### Brief
Read the entries below and pull out each line with the string "OpenSCAD".

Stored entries
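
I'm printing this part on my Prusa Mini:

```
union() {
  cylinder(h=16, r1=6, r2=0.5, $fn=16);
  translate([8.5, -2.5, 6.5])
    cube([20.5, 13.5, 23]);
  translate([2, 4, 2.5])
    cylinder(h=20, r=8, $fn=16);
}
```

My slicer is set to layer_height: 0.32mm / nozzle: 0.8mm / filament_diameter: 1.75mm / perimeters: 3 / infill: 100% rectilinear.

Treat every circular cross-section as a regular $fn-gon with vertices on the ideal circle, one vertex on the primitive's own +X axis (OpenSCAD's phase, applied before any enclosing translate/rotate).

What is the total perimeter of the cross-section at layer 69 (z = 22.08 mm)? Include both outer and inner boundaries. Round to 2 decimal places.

At z = 22.08 mm: the cone does not reach this height (z outside [0, 16]); the cube at (8.5, -2.5) is present — its section is the full 20.5×13.5 rectangle (perimeter 68.00 mm); the r=8 cylinder at (2, 4) contributes a regular 16-gon of circumradius 8 (perimeter = 2·16·8.000·sin(180°/16) = 49.94 mm); Combining (union): the regions partially overlap (shared area 8.51 mm²), so the edge portions inside another operand are dropped and the merged outline is re-measured after clipping — boundary = 99.70 mm. Overall, the cross-section is a single solid region. Total boundary length (outer) = 99.70 mm.

99.70 mm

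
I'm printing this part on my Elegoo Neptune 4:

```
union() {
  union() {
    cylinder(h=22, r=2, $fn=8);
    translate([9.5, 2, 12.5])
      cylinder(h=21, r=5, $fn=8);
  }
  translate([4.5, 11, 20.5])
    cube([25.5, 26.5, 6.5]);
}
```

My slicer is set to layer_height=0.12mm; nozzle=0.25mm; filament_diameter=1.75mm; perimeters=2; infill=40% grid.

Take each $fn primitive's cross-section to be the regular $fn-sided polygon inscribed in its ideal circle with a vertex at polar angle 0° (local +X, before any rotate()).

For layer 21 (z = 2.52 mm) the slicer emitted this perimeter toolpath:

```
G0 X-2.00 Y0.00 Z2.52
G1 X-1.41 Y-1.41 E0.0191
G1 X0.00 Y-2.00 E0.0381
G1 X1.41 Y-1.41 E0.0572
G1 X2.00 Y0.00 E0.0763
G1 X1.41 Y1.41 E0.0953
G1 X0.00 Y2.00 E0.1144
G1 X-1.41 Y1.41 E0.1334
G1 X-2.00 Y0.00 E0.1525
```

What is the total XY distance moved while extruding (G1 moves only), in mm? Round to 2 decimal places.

12.23 mm

Sum the Euclidean lengths of each G1 segment: total = 12.23 mm.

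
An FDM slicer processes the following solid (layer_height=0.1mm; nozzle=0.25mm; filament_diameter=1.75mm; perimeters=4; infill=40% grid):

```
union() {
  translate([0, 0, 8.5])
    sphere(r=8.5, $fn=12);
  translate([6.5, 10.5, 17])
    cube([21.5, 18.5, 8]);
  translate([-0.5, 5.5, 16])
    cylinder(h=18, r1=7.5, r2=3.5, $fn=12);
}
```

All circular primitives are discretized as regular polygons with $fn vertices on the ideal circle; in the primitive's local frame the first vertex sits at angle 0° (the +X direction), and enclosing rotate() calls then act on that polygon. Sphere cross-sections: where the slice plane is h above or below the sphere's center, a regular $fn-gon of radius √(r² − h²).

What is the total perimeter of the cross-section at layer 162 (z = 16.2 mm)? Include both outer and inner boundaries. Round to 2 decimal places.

48.45 mm

At z = 16.2 mm: the r=8.5 sphere contributes a regular 12-gon of circumradius √(8.5²−7.7²) = 3.600 (perimeter = 2·12·3.600·sin(180°/12) = 22.36 mm); the cube at (6.5, 10.5) does not reach this height (z outside [17, 25]); the cone at (-0.5, 5.5): at t=0.011 of its height the radius interpolates to r₁+(r₂−r₁)t = 7.456, giving a regular 12-gon of that circumradius (perimeter = 2·12·7.456·sin(180°/12) = 46.31 mm); Merging all regions: the regions partially overlap (shared area 29.68 mm²), so the edge portions inside another operand are dropped and the merged outline is re-measured after clipping — boundary = 48.45 mm. Overall, the cross-section is a single solid region. Total boundary length (outer) = 48.45 mm.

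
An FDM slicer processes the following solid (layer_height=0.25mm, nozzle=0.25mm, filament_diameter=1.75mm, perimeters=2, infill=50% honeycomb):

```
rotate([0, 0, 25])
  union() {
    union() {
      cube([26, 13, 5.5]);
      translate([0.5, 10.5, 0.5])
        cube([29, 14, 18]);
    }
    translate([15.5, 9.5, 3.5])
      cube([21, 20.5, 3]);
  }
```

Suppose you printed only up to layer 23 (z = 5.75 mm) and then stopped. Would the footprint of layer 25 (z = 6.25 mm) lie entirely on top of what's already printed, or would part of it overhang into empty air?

Compare the two slices. At z = 5.75: the cube is not intersected at this z (z outside [0, 5.5]); the cube at (0.5, 10.5) (footprint 29×14) is included at this height (area 406.00 mm²); Taking the union: only the 29×14 cube at (0.5, 10.5) is present, so the union is just that shape — area = 406.00 mm²; the cube at (15.5, 9.5) is present — its section is the full 21×20.5 rectangle (area 430.50 mm²); Taking the union: the regions partially overlap — summed areas 836.50 mm² minus the doubly-counted overlap 196.00 mm² gives 640.50 mm² — area = 640.50 mm²; (rotated 25° about Z; rotation is an isometry so areas/perimeters/island counts are preserved). At z = 6.25: the cube is absent (z outside [0, 5.5]); the cube at (0.5, 10.5) (footprint 29×14) is included at this height (area 406.00 mm²); Combining (union): only the 29×14 cube at (0.5, 10.5) is present, so the union is just that shape — area = 406.00 mm²; the 21×20.5 cube at (15.5, 9.5) contributes its full rectangle (area 430.50 mm²); Merging all regions: the regions partially overlap — summed areas 836.50 mm² minus the doubly-counted overlap 196.00 mm² gives 640.50 mm² — area = 640.50 mm²; (whole slice rotated 25° about Z — lengths, areas and connectivity unchanged). Checking containment: the cross-section at z = 6.25 is a subset of the cross-section at z = 5.75.

entirely on top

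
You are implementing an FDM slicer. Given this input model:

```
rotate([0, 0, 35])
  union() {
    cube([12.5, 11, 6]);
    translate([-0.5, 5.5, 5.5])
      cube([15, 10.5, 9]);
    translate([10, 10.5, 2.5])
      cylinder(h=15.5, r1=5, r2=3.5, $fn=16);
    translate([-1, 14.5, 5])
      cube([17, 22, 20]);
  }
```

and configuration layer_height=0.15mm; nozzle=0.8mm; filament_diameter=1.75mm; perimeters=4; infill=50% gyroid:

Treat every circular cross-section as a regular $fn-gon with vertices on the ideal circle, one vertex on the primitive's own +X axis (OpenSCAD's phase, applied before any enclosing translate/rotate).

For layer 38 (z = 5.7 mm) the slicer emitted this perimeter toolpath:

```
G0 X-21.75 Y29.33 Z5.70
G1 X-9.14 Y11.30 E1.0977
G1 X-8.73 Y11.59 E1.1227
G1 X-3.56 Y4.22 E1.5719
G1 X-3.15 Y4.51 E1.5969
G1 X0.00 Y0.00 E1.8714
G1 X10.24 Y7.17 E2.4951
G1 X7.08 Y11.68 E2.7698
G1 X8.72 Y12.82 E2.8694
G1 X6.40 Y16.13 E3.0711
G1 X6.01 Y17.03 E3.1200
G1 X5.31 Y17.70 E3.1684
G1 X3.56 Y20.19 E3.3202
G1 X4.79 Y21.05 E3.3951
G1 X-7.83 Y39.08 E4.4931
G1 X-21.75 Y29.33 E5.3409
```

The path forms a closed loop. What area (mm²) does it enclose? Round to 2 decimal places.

Apply the shoelace formula to the sequence of (X, Y) vertices; enclosed area = 577.90 mm².

577.90 mm²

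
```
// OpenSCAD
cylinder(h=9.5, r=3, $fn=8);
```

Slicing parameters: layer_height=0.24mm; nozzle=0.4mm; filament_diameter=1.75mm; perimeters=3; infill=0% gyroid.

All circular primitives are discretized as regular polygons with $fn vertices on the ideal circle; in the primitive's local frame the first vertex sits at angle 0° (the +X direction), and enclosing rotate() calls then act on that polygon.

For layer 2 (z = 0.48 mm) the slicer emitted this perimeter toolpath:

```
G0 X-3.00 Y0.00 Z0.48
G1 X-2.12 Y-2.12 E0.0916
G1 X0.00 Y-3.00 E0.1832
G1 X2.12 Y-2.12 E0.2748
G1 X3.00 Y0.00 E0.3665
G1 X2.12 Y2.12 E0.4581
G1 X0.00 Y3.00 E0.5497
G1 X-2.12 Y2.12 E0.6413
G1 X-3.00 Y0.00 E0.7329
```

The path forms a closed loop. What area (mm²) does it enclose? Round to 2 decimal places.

25.44 mm²

Apply the shoelace formula to the sequence of (X, Y) vertices; enclosed area = 25.44 mm².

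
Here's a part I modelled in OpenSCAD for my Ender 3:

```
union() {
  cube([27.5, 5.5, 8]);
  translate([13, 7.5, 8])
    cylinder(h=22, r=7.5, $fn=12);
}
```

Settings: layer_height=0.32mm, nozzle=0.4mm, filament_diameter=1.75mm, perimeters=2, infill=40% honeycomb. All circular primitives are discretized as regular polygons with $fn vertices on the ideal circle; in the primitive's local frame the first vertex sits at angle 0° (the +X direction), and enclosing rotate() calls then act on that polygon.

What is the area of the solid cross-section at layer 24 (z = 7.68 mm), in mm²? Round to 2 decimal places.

151.25 mm²

At z = 7.68 mm: the cube (footprint 27.5×5.5) is included at this height (area 151.25 mm²); the cylinder at (13, 7.5) does not reach this height (z outside [8, 30]); Combining (union): only the 27.5×5.5 cube is present, so the union is just that shape — area = 151.25 mm². Overall, the cross-section is a single solid region. Net area = 151.25 mm².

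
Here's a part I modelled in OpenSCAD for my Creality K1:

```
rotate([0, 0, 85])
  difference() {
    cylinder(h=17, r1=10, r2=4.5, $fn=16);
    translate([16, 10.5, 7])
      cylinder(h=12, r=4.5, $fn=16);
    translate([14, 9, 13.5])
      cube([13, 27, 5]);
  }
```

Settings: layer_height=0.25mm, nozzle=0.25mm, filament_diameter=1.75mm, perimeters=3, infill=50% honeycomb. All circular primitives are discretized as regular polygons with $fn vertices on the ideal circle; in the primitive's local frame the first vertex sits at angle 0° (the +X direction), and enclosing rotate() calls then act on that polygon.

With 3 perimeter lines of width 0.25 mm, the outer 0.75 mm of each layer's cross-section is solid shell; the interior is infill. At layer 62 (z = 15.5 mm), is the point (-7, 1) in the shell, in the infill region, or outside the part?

outside

At z = 15.5 mm: the cone: at t=0.912 of its height the radius interpolates to r₁+(r₂−r₁)t = 4.985, giving a regular 16-gon of that circumradius; the r=4.5 cylinder at (16, 10.5) gives a regular 16-gon of circumradius 4.5 (constant along its height); the cube at (14, 9) is present — its section is the full 13×27 rectangle; Subtracting the remaining from the first: starting from the cone, the r=4.5 cylinder at (16, 10.5) misses the remaining region (no effect); the 13×27 cube at (14, 9) misses the remaining region (no effect) — 1 connected region; (whole slice rotated 85° about Z — lengths, areas and connectivity unchanged). Overall, the cross-section is a single solid region. Undo the 85° rotation: the query point maps to (0.386, 7.061) in the un-rotated model frame. The nearest boundary edge runs (-1.91, 4.61)→(0.00, 4.99); distance from the point to it = 2.11 mm. The point is not inside any of the regions above, so it lies outside the cross-section (2.11 mm from the nearest boundary).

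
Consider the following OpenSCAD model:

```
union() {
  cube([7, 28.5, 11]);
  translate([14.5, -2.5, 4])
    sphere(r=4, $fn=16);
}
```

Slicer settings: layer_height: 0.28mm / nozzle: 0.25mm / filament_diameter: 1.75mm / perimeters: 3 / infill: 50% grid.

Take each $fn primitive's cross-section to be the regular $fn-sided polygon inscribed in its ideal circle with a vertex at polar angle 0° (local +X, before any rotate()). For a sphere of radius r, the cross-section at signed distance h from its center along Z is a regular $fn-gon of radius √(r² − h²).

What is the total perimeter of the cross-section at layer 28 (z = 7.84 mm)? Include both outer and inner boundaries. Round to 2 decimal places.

77.99 mm

At z = 7.84 mm: the cube is present — its section is the full 7×28.5 rectangle (perimeter 71.00 mm); the r=4 sphere at (14.5, -2.5) contributes a regular 16-gon of circumradius √(4²−3.84²) = 1.120 (perimeter = 2·16·1.120·sin(180°/16) = 6.99 mm); Combining (union): the 2 present regions are separate (no shared area or edge), so areas and boundary lengths simply add and each stays a separate island — boundary = 77.99 mm. Overall, the cross-section has 2 separate islands. Total boundary length (outer) = 77.99 mm.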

### Solution
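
Treat every circular cross-section as a regular $fn-gon with vertices on the ideal circle, one vertex on the primitive's own +X axis (OpenSCAD's phase, applied before any enclosing translate/rotate).
Treat every circular cross-section as a regular $fn-gon with vertices on the ideal circle, one vertex on the primitive's own +X axis (OpenSCAD's phase, applied before any enclosing translate/rotate).
// OpenSCAD
Here's a part I modelled in OpenSCAD for my Ender 3:
Here's a part I modelled in OpenSCAD for my Creality K1:
Consider the following OpenSCAD model: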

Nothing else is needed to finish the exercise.